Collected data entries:
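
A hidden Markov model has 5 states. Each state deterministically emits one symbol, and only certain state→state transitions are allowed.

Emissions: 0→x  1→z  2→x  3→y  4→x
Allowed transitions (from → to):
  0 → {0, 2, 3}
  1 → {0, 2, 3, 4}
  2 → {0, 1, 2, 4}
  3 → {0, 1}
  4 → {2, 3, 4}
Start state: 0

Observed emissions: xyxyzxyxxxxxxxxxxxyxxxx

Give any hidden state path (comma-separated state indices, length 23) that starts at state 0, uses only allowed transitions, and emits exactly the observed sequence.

0,3,0,3,1,4,3,0,0,2,2,4,4,2,4,2,2,4,3,0,0,0,0

  0: obs=x cand={0,2,4} pick 0 [start]
  1: obs=y cand={3} pick 3 [0->3 ok]
  2: obs=x cand={0,2,4} pick 0 [3->0 ok]
  3: obs=y cand={3} pick 3 [0->3 ok]
  4: obs=z cand={1} pick 1 [3->1 ok]
  5: obs=x cand={0,2,4} pick 4 [1->4 ok]
  6: obs=y cand={3} pick 3 [4->3 ok]
  7: obs=x cand={0,2,4} pick 0 [3->0 ok]
  8: obs=x cand={0,2,4} pick 0 [0->0 ok]
  9: obs=x cand={0,2,4} pick 2 [0->2 ok]
  10: obs=x cand={0,2,4} pick 2 [2->2 ok]
  11: obs=x cand={0,2,4} pick 4 [2->4 ok]
  12: obs=x cand={0,2,4} pick 4 [4->4 ok]
  13: obs=x cand={0,2,4} pick 2 [4->2 ok]
  14: obs=x cand={0,2,4} pick 4 [2->4 ok]
  15: obs=x cand={0,2,4} pick 2 [4->2 ok]
  16: obs=x cand={0,2,4} pick 2 [2->2 ok]
  17: obs=x cand={0,2,4} pick 4 [2->4 ok]
  18: obs=y cand={3} pick 3 [4->3 ok]
  19: obs=x cand={0,2,4} pick 0 [3->0 ok]
  20: obs=x cand={0,2,4} pick 0 [0->0 ok]
  21: obs=x cand={0,2,4} pick 0 [0->0 ok]
  22: obs=x cand={0,2,4} pick 0 [0->0 ok]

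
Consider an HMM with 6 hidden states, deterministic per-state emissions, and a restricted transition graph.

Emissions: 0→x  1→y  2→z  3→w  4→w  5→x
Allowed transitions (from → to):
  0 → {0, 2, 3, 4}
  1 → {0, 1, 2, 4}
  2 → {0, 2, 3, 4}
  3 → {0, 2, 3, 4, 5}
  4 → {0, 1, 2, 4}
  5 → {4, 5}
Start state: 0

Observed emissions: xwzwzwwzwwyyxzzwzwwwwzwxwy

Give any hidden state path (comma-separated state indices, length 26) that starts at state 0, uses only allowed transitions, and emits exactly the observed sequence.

0,3,2,4,2,3,3,2,4,4,1,1,0,2,2,4,2,3,3,3,3,2,4,0,4,1

  pos 0: x in {0,5}, choose 0; start
  pos 1: w in {3,4}, choose 3; 0->3 ok
  pos 2: z in {2}, choose 2; 3->2 ok
  pos 3: w in {3,4}, choose 4; 2->4 ok
  pos 4: z in {2}, choose 2; 4->2 ok
  pos 5: w in {3,4}, choose 3; 2->3 ok
  pos 6: w in {3,4}, choose 3; 3->3 ok
  pos 7: z in {2}, choose 2; 3->2 ok
  pos 8: w in {3,4}, choose 4; 2->4 ok
  pos 9: w in {3,4}, choose 4; 4->4 ok
  pos 10: y in {1}, choose 1; 4->1 ok
  pos 11: y in {1}, choose 1; 1->1 ok
  pos 12: x in {0,5}, choose 0; 1->0 ok
  pos 13: z in {2}, choose 2; 0->2 ok
  pos 14: z in {2}, choose 2; 2->2 ok
  pos 15: w in {3,4}, choose 4; 2->4 ok
  pos 16: z in {2}, choose 2; 4->2 ok
  pos 17: w in {3,4}, choose 3; 2->3 ok
  pos 18: w in {3,4}, choose 3; 3->3 ok
  pos 19: w in {3,4}, choose 3; 3->3 ok
  pos 20: w in {3,4}, choose 3; 3->3 ok
  pos 21: z in {2}, choose 2; 3->2 ok
  pos 22: w in {3,4}, choose 4; 2->4 ok
  pos 23: x in {0,5}, choose 0; 4->0 ok
  pos 24: w in {3,4}, choose 4; 0->4 ok
  pos 25: y in {1}, choose 1; 4->1 ok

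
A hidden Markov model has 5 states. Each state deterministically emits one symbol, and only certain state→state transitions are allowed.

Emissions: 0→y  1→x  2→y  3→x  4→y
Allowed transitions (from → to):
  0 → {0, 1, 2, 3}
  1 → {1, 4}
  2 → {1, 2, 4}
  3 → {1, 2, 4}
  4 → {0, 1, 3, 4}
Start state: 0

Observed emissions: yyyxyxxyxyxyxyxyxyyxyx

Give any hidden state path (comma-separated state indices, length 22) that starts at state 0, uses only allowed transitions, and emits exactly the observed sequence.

  0: obs=y cand={0,2,4} pick 0 [start]
  1: obs=y cand={0,2,4} pick 0 [0->0 ok]
  2: obs=y cand={0,2,4} pick 2 [0->2 ok]
  3: obs=x cand={1,3} pick 1 [2->1 ok]
  4: obs=y cand={0,2,4} pick 4 [1->4 ok]
  5: obs=x cand={1,3} pick 1 [4->1 ok]
  6: obs=x cand={1,3} pick 1 [1->1 ok]
  7: obs=y cand={0,2,4} pick 4 [1->4 ok]
  8: obs=x cand={1,3} pick 1 [4->1 ok]
  9: obs=y cand={0,2,4} pick 4 [1->4 ok]
  10: obs=x cand={1,3} pick 1 [4->1 ok]
  11: obs=y cand={0,2,4} pick 4 [1->4 ok]
  12: obs=x cand={1,3} pick 3 [4->3 ok]
  13: obs=y cand={0,2,4} pick 4 [3->4 ok]
  14: obs=x cand={1,3} pick 1 [4->1 ok]
  15: obs=y cand={0,2,4} pick 4 [1->4 ok]
  16: obs=x cand={1,3} pick 1 [4->1 ok]
  17: obs=y cand={0,2,4} pick 4 [1->4 ok]
  18: obs=y cand={0,2,4} pick 4 [4->4 ok]
  19: obs=x cand={1,3} pick 1 [4->1 ok]
  20: obs=y cand={0,2,4} pick 4 [1->4 ok]
  21: obs=x cand={1,3} pick 3 [4->3 ok]

0,0,2,1,4,1,1,4,1,4,1,4,3,4,1,4,1,4,4,1,4,3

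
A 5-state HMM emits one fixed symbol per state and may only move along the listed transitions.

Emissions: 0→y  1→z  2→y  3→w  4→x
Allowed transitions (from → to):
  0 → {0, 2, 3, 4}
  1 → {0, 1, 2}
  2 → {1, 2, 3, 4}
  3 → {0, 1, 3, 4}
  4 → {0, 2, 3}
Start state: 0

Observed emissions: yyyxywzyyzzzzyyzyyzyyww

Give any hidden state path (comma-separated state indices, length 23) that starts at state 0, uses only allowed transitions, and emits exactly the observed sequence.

  pos 0: y in {0,2}, choose 0; start
  pos 1: y in {0,2}, choose 2; 0->2 ok
  pos 2: y in {0,2}, choose 2; 2->2 ok
  pos 3: x in {4}, choose 4; 2->4 ok
  pos 4: y in {0,2}, choose 2; 4->2 ok
  pos 5: w in {3}, choose 3; 2->3 ok
  pos 6: z in {1}, choose 1; 3->1 ok
  pos 7: y in {0,2}, choose 2; 1->2 ok
  pos 8: y in {0,2}, choose 2; 2->2 ok
  pos 9: z in {1}, choose 1; 2->1 ok
  pos 10: z in {1}, choose 1; 1->1 ok
  pos 11: z in {1}, choose 1; 1->1 ok
  pos 12: z in {1}, choose 1; 1->1 ok
  pos 13: y in {0,2}, choose 2; 1->2 ok
  pos 14: y in {0,2}, choose 2; 2->2 ok
  pos 15: z in {1}, choose 1; 2->1 ok
  pos 16: y in {0,2}, choose 0; 1->0 ok
  pos 17: y in {0,2}, choose 2; 0->2 ok
  pos 18: z in {1}, choose 1; 2->1 ok
  pos 19: y in {0,2}, choose 2; 1->2 ok
  pos 20: y in {0,2}, choose 2; 2->2 ok
  pos 21: w in {3}, choose 3; 2->3 ok
  pos 22: w in {3}, choose 3; 3->3 ok

0,2,2,4,2,3,1,2,2,1,1,1,1,2,2,1,0,2,1,2,2,3,3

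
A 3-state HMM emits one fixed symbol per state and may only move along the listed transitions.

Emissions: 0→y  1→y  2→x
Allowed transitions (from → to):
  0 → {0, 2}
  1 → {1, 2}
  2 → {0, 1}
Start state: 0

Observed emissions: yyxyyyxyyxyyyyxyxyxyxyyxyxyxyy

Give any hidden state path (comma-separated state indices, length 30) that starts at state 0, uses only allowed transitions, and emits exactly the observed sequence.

0,0,2,0,0,0,2,0,0,2,1,1,1,1,2,0,2,1,2,0,2,0,0,2,1,2,1,2,1,1

  0: obs=y cand={0,1} pick 0 [start]
  1: obs=y cand={0,1} pick 0 [0->0 ok]
  2: obs=x cand={2} pick 2 [0->2 ok]
  3: obs=y cand={0,1} pick 0 [2->0 ok]
  4: obs=y cand={0,1} pick 0 [0->0 ok]
  5: obs=y cand={0,1} pick 0 [0->0 ok]
  6: obs=x cand={2} pick 2 [0->2 ok]
  7: obs=y cand={0,1} pick 0 [2->0 ok]
  8: obs=y cand={0,1} pick 0 [0->0 ok]
  9: obs=x cand={2} pick 2 [0->2 ok]
  10: obs=y cand={0,1} pick 1 [2->1 ok]
  11: obs=y cand={0,1} pick 1 [1->1 ok]
  12: obs=y cand={0,1} pick 1 [1->1 ok]
  13: obs=y cand={0,1} pick 1 [1->1 ok]
  14: obs=x cand={2} pick 2 [1->2 ok]
  15: obs=y cand={0,1} pick 0 [2->0 ok]
  16: obs=x cand={2} pick 2 [0->2 ok]
  17: obs=y cand={0,1} pick 1 [2->1 ok]
  18: obs=x cand={2} pick 2 [1->2 ok]
  19: obs=y cand={0,1} pick 0 [2->0 ok]
  20: obs=x cand={2} pick 2 [0->2 ok]
  21: obs=y cand={0,1} pick 0 [2->0 ok]
  22: obs=y cand={0,1} pick 0 [0->0 ok]
  23: obs=x cand={2} pick 2 [0->2 ok]
  24: obs=y cand={0,1} pick 1 [2->1 ok]
  25: obs=x cand={2} pick 2 [1->2 ok]
  26: obs=y cand={0,1} pick 1 [2->1 ok]
  27: obs=x cand={2} pick 2 [1->2 ok]
  28: obs=y cand={0,1} pick 1 [2->1 ok]
  29: obs=y cand={0,1} pick 1 [1->1 ok]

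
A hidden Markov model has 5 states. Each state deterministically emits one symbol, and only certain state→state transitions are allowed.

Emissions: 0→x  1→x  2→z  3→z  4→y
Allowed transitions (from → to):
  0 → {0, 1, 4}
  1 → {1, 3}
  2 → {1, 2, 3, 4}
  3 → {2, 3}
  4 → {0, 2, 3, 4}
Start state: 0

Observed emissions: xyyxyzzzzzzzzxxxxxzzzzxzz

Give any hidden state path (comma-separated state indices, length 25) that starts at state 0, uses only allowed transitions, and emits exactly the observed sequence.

0,4,4,0,4,3,2,3,3,3,3,3,2,1,1,1,1,1,3,3,3,2,1,3,3

  pos 0: x in {0,1}, choose 0; start
  pos 1: y in {4}, choose 4; 0->4 ok
  pos 2: y in {4}, choose 4; 4->4 ok
  pos 3: x in {0,1}, choose 0; 4->0 ok
  pos 4: y in {4}, choose 4; 0->4 ok
  pos 5: z in {2,3}, choose 3; 4->3 ok
  pos 6: z in {2,3}, choose 2; 3->2 ok
  pos 7: z in {2,3}, choose 3; 2->3 ok
  pos 8: z in {2,3}, choose 3; 3->3 ok
  pos 9: z in {2,3}, choose 3; 3->3 ok
  pos 10: z in {2,3}, choose 3; 3->3 ok
  pos 11: z in {2,3}, choose 3; 3->3 ok
  pos 12: z in {2,3}, choose 2; 3->2 ok
  pos 13: x in {0,1}, choose 1; 2->1 ok
  pos 14: x in {0,1}, choose 1; 1->1 ok
  pos 15: x in {0,1}, choose 1; 1->1 ok
  pos 16: x in {0,1}, choose 1; 1->1 ok
  pos 17: x in {0,1}, choose 1; 1->1 ok
  pos 18: z in {2,3}, choose 3; 1->3 ok
  pos 19: z in {2,3}, choose 3; 3->3 ok
  pos 20: z in {2,3}, choose 3; 3->3 ok
  pos 21: z in {2,3}, choose 2; 3->2 ok
  pos 22: x in {0,1}, choose 1; 2->1 ok
  pos 23: z in {2,3}, choose 3; 1->3 ok
  pos 24: z in {2,3}, choose 3; 3->3 ok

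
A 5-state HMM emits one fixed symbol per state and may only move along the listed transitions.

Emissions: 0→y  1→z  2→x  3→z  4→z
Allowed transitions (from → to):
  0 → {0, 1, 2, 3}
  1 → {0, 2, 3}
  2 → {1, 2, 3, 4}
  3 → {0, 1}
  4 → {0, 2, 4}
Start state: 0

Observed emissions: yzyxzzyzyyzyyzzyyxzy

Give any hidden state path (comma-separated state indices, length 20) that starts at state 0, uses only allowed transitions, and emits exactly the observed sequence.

0,3,0,2,1,3,0,1,0,0,3,0,0,3,1,0,0,2,4,0

  [0] y  {0}  => 0  start
  [1] z  {1,3,4}  => 3  0->3 ok
  [2] y  {0}  => 0  3->0 ok
  [3] x  {2}  => 2  0->2 ok
  [4] z  {1,3,4}  => 1  2->1 ok
  [5] z  {1,3,4}  => 3  1->3 ok
  [6] y  {0}  => 0  3->0 ok
  [7] z  {1,3,4}  => 1  0->1 ok
  [8] y  {0}  => 0  1->0 ok
  [9] y  {0}  => 0  0->0 ok
  [10] z  {1,3,4}  => 3  0->3 ok
  [11] y  {0}  => 0  3->0 ok
  [12] y  {0}  => 0  0->0 ok
  [13] z  {1,3,4}  => 3  0->3 ok
  [14] z  {1,3,4}  => 1  3->1 ok
  [15] y  {0}  => 0  1->0 ok
  [16] y  {0}  => 0  0->0 ok
  [17] x  {2}  => 2  0->2 ok
  [18] z  {1,3,4}  => 4  2->4 ok
  [19] y  {0}  => 0  4->0 ok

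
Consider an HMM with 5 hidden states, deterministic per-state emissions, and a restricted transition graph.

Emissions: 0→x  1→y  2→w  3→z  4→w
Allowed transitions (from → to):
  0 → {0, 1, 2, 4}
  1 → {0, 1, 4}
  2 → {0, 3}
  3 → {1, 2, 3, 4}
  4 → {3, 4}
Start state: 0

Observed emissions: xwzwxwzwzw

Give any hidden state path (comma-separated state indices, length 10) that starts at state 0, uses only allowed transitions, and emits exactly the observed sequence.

  pos 0: x in {0}, choose 0; start
  pos 1: w in {2,4}, choose 2; 0->2 ok
  pos 2: z in {3}, choose 3; 2->3 ok
  pos 3: w in {2,4}, choose 2; 3->2 ok
  pos 4: x in {0}, choose 0; 2->0 ok
  pos 5: w in {2,4}, choose 2; 0->2 ok
  pos 6: z in {3}, choose 3; 2->3 ok
  pos 7: w in {2,4}, choose 4; 3->4 ok
  pos 8: z in {3}, choose 3; 4->3 ok
  pos 9: w in {2,4}, choose 4; 3->4 ok

0,2,3,2,0,2,3,4,3,4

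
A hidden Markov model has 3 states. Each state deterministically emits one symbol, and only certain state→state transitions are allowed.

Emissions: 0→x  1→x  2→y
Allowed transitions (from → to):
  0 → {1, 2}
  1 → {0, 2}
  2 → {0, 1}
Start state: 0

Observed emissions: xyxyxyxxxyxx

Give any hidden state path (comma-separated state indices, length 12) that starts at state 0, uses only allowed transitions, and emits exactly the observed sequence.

0,2,0,2,0,2,1,0,1,2,1,0

  [0] x  {0,1}  => 0  start
  [1] y  {2}  => 2  0->2 ok
  [2] x  {0,1}  => 0  2->0 ok
  [3] y  {2}  => 2  0->2 ok
  [4] x  {0,1}  => 0  2->0 ok
  [5] y  {2}  => 2  0->2 ok
  [6] x  {0,1}  => 1  2->1 ok
  [7] x  {0,1}  => 0  1->0 ok
  [8] x  {0,1}  => 1  0->1 ok
  [9] y  {2}  => 2  1->2 ok
  [10] x  {0,1}  => 1  2->1 ok
  [11] x  {0,1}  => 0  1->0 ok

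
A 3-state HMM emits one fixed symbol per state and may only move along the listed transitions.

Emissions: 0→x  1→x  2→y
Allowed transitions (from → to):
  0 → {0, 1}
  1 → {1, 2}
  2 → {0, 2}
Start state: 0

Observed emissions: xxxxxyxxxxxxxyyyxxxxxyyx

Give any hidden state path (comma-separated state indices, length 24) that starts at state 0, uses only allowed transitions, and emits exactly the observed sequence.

  0: obs=x cand={0,1} pick 0 [start]
  1: obs=x cand={0,1} pick 0 [0->0 ok]
  2: obs=x cand={0,1} pick 0 [0->0 ok]
  3: obs=x cand={0,1} pick 1 [0->1 ok]
  4: obs=x cand={0,1} pick 1 [1->1 ok]
  5: obs=y cand={2} pick 2 [1->2 ok]
  6: obs=x cand={0,1} pick 0 [2->0 ok]
  7: obs=x cand={0,1} pick 0 [0->0 ok]
  8: obs=x cand={0,1} pick 1 [0->1 ok]
  9: obs=x cand={0,1} pick 1 [1->1 ok]
  10: obs=x cand={0,1} pick 1 [1->1 ok]
  11: obs=x cand={0,1} pick 1 [1->1 ok]
  12: obs=x cand={0,1} pick 1 [1->1 ok]
  13: obs=y cand={2} pick 2 [1->2 ok]
  14: obs=y cand={2} pick 2 [2->2 ok]
  15: obs=y cand={2} pick 2 [2->2 ok]
  16: obs=x cand={0,1} pick 0 [2->0 ok]
  17: obs=x cand={0,1} pick 0 [0->0 ok]
  18: obs=x cand={0,1} pick 0 [0->0 ok]
  19: obs=x cand={0,1} pick 0 [0->0 ok]
  20: obs=x cand={0,1} pick 1 [0->1 ok]
  21: obs=y cand={2} pick 2 [1->2 ok]
  22: obs=y cand={2} pick 2 [2->2 ok]
  23: obs=x cand={0,1} pick 0 [2->0 ok]

0,0,0,1,1,2,0,0,1,1,1,1,1,2,2,2,0,0,0,0,1,2,2,0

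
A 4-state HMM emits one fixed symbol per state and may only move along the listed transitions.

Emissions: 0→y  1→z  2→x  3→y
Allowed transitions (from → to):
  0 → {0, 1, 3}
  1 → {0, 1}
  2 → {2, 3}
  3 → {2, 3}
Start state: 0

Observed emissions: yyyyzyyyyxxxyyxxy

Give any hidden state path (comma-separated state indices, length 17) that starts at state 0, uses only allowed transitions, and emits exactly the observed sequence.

  [0] y  {0,3}  => 0  start
  [1] y  {0,3}  => 0  0->0 ok
  [2] y  {0,3}  => 0  0->0 ok
  [3] y  {0,3}  => 0  0->0 ok
  [4] z  {1}  => 1  0->1 ok
  [5] y  {0,3}  => 0  1->0 ok
  [6] y  {0,3}  => 0  0->0 ok
  [7] y  {0,3}  => 0  0->0 ok
  [8] y  {0,3}  => 3  0->3 ok
  [9] x  {2}  => 2  3->2 ok
  [10] x  {2}  => 2  2->2 ok
  [11] x  {2}  => 2  2->2 ok
  [12] y  {0,3}  => 3  2->3 ok
  [13] y  {0,3}  => 3  3->3 ok
  [14] x  {2}  => 2  3->2 ok
  [15] x  {2}  => 2  2->2 ok
  [16] y  {0,3}  => 3  2->3 ok

0,0,0,0,1,0,0,0,3,2,2,2,3,3,2,2,3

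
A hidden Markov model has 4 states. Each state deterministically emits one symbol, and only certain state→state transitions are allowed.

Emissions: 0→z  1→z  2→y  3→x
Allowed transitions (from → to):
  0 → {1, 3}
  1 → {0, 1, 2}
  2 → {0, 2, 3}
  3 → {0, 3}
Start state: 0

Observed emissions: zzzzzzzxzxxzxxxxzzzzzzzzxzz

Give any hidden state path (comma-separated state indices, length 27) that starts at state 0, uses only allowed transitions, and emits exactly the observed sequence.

0,1,1,0,1,1,0,3,0,3,3,0,3,3,3,3,0,1,1,1,1,0,1,0,3,0,1

  t0 'z' -> {0,1}, take 0 (start)
  t1 'z' -> {0,1}, take 1 (0->1 ok)
  t2 'z' -> {0,1}, take 1 (1->1 ok)
  t3 'z' -> {0,1}, take 0 (1->0 ok)
  t4 'z' -> {0,1}, take 1 (0->1 ok)
  t5 'z' -> {0,1}, take 1 (1->1 ok)
  t6 'z' -> {0,1}, take 0 (1->0 ok)
  t7 'x' -> {3}, take 3 (0->3 ok)
  t8 'z' -> {0,1}, take 0 (3->0 ok)
  t9 'x' -> {3}, take 3 (0->3 ok)
  t10 'x' -> {3}, take 3 (3->3 ok)
  t11 'z' -> {0,1}, take 0 (3->0 ok)
  t12 'x' -> {3}, take 3 (0->3 ok)
  t13 'x' -> {3}, take 3 (3->3 ok)
  t14 'x' -> {3}, take 3 (3->3 ok)
  t15 'x' -> {3}, take 3 (3->3 ok)
  t16 'z' -> {0,1}, take 0 (3->0 ok)
  t17 'z' -> {0,1}, take 1 (0->1 ok)
  t18 'z' -> {0,1}, take 1 (1->1 ok)
  t19 'z' -> {0,1}, take 1 (1->1 ok)
  t20 'z' -> {0,1}, take 1 (1->1 ok)
  t21 'z' -> {0,1}, take 0 (1->0 ok)
  t22 'z' -> {0,1}, take 1 (0->1 ok)
  t23 'z' -> {0,1}, take 0 (1->0 ok)
  t24 'x' -> {3}, take 3 (0->3 ok)
  t25 'z' -> {0,1}, take 0 (3->0 ok)
  t26 'z' -> {0,1}, take 1 (0->1 ok)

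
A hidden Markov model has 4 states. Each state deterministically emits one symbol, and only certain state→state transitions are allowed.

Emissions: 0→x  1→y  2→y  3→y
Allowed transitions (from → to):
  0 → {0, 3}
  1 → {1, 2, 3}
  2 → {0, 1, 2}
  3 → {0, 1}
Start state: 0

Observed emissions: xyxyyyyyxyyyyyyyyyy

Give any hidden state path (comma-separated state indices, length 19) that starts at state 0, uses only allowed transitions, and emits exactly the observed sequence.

0,3,0,3,1,1,1,3,0,3,1,1,3,1,2,1,1,1,2

  pos 0: x in {0}, choose 0; start
  pos 1: y in {1,2,3}, choose 3; 0->3 ok
  pos 2: x in {0}, choose 0; 3->0 ok
  pos 3: y in {1,2,3}, choose 3; 0->3 ok
  pos 4: y in {1,2,3}, choose 1; 3->1 ok
  pos 5: y in {1,2,3}, choose 1; 1->1 ok
  pos 6: y in {1,2,3}, choose 1; 1->1 ok
  pos 7: y in {1,2,3}, choose 3; 1->3 ok
  pos 8: x in {0}, choose 0; 3->0 ok
  pos 9: y in {1,2,3}, choose 3; 0->3 ok
  pos 10: y in {1,2,3}, choose 1; 3->1 ok
  pos 11: y in {1,2,3}, choose 1; 1->1 ok
  pos 12: y in {1,2,3}, choose 3; 1->3 ok
  pos 13: y in {1,2,3}, choose 1; 3->1 ok
  pos 14: y in {1,2,3}, choose 2; 1->2 ok
  pos 15: y in {1,2,3}, choose 1; 2->1 ok
  pos 16: y in {1,2,3}, choose 1; 1->1 ok
  pos 17: y in {1,2,3}, choose 1; 1->1 ok
  pos 18: y in {1,2,3}, choose 2; 1->2 ok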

- **Exercise brief**: Copy out each line of the records that holds the string "Consider".

- **Solved problem**:
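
Consider an HMM with 6 hidden states, deterministic per-state emissions, and a restricted transition graph.
Consider an HMM with 5 hidden states, deterministic per-state emissions, and a restricted transition graph.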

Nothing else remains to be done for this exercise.